▸ Your goal
Determine how many lines below contain the word "were", then write that number by itself.

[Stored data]
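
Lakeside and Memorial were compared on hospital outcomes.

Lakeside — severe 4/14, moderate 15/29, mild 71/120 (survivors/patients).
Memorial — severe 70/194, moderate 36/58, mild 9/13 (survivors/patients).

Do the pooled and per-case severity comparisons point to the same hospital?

No

Severe: Lakeside 4/14 = 28.6%, Memorial 70/194 = 36.1% → Memorial
Moderate: Lakeside 15/29 = 51.7%, Memorial 36/58 = 62.1% → Memorial
Mild: Lakeside 71/120 = 59.2%, Memorial 9/13 = 69.2% → Memorial
Overall: Lakeside 90/163 = 55.2%, Memorial 115/265 = 43.4% → Lakeside
Memorial wins each case group but Lakeside wins overall — the comparison reverses. Memorial's patients skew toward severe, which has a lower base rate.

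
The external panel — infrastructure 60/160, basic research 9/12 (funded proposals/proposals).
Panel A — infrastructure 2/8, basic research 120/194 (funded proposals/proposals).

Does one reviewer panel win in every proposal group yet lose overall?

Yes

Infrastructure: the external panel 60/160 = 37.5%, Panel A 2/8 = 25.0% → the external panel
Basic research: the external panel 9/12 = 75.0%, Panel A 120/194 = 61.9% → the external panel
Overall: the external panel 69/172 = 40.1%, Panel A 122/202 = 60.4% → Panel A
The external panel wins each proposal group but Panel A wins overall — the comparison reverses. The external panel's proposals skew toward infrastructure, which has a lower base rate.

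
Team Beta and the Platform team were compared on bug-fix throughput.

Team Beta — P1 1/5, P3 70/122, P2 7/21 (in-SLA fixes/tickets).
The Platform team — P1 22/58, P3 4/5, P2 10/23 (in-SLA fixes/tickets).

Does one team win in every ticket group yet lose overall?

Yes

P1: Team Beta 1/5 = 20.0%, the Platform team 22/58 = 37.9% → the Platform team
P3: Team Beta 70/122 = 57.4%, the Platform team 4/5 = 80.0% → the Platform team
P2: Team Beta 7/21 = 33.3%, the Platform team 10/23 = 43.5% → the Platform team
Overall: Team Beta 78/148 = 52.7%, the Platform team 36/86 = 41.9% → Team Beta
The Platform team wins each ticket group but Team Beta wins overall — the comparison reverses. The Platform team's tickets skew toward P1, which has a lower base rate.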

▸ Problem solution
2